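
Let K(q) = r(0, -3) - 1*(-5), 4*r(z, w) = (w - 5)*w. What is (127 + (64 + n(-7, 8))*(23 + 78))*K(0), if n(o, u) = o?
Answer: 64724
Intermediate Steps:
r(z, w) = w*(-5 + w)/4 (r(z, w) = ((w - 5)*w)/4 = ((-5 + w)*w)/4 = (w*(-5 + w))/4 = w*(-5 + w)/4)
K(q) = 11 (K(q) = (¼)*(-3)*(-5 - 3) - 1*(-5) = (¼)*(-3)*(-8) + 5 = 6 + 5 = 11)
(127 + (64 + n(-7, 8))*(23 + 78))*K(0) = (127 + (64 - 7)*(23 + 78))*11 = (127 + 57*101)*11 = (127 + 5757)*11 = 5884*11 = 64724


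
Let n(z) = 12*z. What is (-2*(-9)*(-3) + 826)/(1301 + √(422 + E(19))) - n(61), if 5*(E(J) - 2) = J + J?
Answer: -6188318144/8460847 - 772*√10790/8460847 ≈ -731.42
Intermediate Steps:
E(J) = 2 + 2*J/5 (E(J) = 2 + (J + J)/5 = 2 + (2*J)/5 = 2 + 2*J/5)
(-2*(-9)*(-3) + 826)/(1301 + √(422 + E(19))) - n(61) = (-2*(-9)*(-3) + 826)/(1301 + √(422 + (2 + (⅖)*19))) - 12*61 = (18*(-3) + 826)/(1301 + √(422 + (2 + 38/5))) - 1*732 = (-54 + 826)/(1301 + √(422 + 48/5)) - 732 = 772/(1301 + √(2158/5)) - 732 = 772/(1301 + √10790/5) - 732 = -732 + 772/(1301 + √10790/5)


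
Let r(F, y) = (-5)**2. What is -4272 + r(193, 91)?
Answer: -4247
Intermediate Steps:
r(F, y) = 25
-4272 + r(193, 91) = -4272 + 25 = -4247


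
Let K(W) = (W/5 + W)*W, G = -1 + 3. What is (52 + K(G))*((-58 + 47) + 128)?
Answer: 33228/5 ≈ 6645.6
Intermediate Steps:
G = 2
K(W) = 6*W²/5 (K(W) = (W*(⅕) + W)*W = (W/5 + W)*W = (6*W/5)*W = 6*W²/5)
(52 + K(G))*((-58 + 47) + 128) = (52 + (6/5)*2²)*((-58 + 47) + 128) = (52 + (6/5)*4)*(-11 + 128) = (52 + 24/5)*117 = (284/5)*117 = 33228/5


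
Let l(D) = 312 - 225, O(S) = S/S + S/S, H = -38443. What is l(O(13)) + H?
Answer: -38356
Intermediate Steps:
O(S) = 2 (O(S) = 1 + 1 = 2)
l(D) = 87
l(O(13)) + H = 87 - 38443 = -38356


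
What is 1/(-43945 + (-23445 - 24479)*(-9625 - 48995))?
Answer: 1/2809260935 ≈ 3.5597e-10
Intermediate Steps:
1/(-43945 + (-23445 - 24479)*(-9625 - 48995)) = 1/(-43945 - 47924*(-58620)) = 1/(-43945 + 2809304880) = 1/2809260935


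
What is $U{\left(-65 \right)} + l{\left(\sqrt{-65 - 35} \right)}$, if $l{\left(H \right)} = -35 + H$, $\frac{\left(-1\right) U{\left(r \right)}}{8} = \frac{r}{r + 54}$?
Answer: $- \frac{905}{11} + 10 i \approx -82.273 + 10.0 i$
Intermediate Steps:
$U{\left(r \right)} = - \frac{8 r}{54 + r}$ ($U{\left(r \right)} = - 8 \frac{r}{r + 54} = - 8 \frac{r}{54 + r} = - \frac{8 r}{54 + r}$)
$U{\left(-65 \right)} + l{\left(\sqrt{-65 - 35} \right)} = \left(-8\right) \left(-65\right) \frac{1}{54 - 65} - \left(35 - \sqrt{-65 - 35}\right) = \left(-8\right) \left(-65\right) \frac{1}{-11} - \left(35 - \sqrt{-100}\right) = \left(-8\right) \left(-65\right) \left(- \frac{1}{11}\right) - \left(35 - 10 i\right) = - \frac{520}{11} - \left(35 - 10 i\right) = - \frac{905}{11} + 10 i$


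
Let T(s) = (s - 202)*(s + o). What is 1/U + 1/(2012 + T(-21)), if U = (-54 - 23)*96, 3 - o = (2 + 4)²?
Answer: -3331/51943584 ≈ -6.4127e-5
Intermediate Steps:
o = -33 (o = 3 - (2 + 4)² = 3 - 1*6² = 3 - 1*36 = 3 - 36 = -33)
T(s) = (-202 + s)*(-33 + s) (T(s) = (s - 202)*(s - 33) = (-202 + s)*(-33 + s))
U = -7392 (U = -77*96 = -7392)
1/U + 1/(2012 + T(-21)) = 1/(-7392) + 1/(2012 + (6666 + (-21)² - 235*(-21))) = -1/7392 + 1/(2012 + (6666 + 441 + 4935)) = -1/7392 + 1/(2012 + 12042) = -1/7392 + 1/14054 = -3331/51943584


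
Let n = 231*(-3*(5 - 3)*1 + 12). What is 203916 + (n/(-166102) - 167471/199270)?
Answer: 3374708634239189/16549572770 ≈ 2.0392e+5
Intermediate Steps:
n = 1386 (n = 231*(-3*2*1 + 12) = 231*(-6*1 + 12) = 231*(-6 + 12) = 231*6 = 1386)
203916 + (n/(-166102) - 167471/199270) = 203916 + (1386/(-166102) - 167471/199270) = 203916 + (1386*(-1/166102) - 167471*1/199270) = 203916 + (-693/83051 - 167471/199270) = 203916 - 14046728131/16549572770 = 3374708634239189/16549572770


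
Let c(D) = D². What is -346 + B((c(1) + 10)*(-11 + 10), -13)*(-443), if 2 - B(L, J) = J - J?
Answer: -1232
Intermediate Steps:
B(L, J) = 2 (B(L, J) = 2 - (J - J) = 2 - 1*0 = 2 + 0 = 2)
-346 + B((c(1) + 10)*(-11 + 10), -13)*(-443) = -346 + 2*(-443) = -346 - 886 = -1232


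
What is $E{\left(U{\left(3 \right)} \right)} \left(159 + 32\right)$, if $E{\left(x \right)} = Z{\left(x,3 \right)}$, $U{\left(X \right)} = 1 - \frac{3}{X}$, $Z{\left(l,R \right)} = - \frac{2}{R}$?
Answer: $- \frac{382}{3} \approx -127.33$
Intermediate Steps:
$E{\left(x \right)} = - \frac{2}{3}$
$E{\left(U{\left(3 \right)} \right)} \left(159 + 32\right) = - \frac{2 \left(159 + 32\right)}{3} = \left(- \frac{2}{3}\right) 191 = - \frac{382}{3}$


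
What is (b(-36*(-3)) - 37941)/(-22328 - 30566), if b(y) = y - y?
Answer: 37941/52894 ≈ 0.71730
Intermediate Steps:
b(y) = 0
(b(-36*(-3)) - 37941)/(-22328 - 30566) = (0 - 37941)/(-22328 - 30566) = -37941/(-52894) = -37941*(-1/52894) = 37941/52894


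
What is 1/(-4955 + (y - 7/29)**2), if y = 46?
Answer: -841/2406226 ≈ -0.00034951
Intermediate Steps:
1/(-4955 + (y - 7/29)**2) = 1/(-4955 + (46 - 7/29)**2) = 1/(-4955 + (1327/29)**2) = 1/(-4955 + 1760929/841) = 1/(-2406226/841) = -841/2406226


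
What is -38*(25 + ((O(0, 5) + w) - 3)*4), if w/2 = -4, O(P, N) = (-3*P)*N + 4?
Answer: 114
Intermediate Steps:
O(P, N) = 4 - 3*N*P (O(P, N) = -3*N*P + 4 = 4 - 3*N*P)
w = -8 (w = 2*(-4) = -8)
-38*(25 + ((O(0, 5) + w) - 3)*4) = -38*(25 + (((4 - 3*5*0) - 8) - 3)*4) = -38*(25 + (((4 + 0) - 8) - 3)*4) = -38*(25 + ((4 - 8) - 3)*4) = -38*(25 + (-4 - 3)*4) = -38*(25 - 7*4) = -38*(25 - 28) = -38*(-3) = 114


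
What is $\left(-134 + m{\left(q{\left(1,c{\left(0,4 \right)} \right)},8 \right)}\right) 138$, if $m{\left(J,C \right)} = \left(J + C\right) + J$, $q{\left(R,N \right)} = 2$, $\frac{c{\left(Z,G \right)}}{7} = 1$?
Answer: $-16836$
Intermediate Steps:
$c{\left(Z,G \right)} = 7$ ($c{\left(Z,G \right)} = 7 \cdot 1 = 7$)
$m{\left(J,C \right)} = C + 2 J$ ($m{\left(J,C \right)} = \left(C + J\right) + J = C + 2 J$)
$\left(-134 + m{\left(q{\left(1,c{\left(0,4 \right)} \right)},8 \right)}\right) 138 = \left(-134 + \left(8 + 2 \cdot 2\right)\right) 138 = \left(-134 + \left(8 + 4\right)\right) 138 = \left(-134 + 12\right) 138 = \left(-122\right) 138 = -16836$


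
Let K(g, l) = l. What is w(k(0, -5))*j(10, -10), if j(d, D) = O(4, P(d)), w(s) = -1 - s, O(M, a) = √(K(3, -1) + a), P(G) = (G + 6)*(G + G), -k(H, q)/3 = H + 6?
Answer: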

Action item: Repeat only the stretch of lines that opens with the line containing "Answer: -841/2406226 ≈ -0.00034951" and closes with the final line of the entries, both included, exactly as written.

Answer below:
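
Answer: -841/2406226 ≈ -0.00034951
Intermediate Steps:
1/(-4955 + (y - 7/29)**2) = 1/(-4955 + (46 - 7/29)**2) = 1/(-4955 + (1327/29)**2) = 1/(-4955 + 1760929/841) = 1/(-2406226/841) = -841/2406226


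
What is -38*(25 + ((O(0, 5) + w) - 3)*4), if w/2 = -4, O(P, N) = (-3*P)*N + 4?
Answer: 114
Intermediate Steps:
O(P, N) = 4 - 3*N*P (O(P, N) = -3*N*P + 4 = 4 - 3*N*P)
w = -8 (w = 2*(-4) = -8)
-38*(25 + ((O(0, 5) + w) - 3)*4) = -38*(25 + (((4 - 3*5*0) - 8) - 3)*4) = -38*(25 + (((4 + 0) - 8) - 3)*4) = -38*(25 + ((4 - 8) - 3)*4) = -38*(25 + (-4 - 3)*4) = -38*(25 - 7*4) = -38*(25 - 28) = -38*(-3) = 114


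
What is $\left(-134 + m{\left(q{\left(1,c{\left(0,4 \right)} \right)},8 \right)}\right) 138$, if $m{\left(J,C \right)} = \left(J + C\right) + J$, $q{\left(R,N \right)} = 2$, $\frac{c{\left(Z,G \right)}}{7} = 1$?
Answer: $-16836$
Intermediate Steps:
$c{\left(Z,G \right)} = 7$ ($c{\left(Z,G \right)} = 7 \cdot 1 = 7$)
$m{\left(J,C \right)} = C + 2 J$ ($m{\left(J,C \right)} = \left(C + J\right) + J = C + 2 J$)
$\left(-134 + m{\left(q{\left(1,c{\left(0,4 \right)} \right)},8 \right)}\right) 138 = \left(-134 + \left(8 + 2 \cdot 2\right)\right) 138 = \left(-134 + \left(8 + 4\right)\right) 138 = \left(-134 + 12\right) 138 = \left(-122\right) 138 = -16836$


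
Let K(g, l) = l. What is w(k(0, -5))*j(10, -10), if j(d, D) = O(4, P(d)), w(s) = -1 - s, O(M, a) = √(K(3, -1) + a), P(G) = (G + 6)*(G + G), -k(H, q)/3 = H + 6?
Answer: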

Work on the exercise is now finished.